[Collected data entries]
━━━━━━━━━━━━━━━━━━━━

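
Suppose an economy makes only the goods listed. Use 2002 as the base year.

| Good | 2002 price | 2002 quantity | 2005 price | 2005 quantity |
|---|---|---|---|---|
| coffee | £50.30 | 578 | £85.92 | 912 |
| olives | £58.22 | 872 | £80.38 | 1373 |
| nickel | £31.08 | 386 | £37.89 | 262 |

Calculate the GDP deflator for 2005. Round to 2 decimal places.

Nominal GDP 2005 = 85.92·912 + 80.38·1373 + 37.89·262 = 198647.96.
Real GDP 2005 (at 2002 prices) = 50.30·912 + 58.22·1373 + 31.08·262 = 133952.62.
Deflator = Nominal/Real × 100 = 198647.96/133952.62 × 100 = 148.297.

148.30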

━━━━━━━━━━━━━━━━━━━━

_WORK TO COMPLETE:_
After locating the line with "578 | £85.92 | 912 |", please repeat it and every line after it exactly, through the end of the data above.

_RESULT OF THE TASK:_
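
| coffee | £50.30 | 578 | £85.92 | 912 |
| olives | £58.22 | 872 | £80.38 | 1373 |
| nickel | £31.08 | 386 | £37.89 | 262 |

Calculate the GDP deflator for 2005. Round to 2 decimal places.

Nominal GDP 2005 = 85.92·912 + 80.38·1373 + 37.89·262 = 198647.96.
Real GDP 2005 (at 2002 prices) = 50.30·912 + 58.22·1373 + 31.08·262 = 133952.62.
Deflator = Nominal/Real × 100 = 198647.96/133952.62 × 100 = 148.297.

148.30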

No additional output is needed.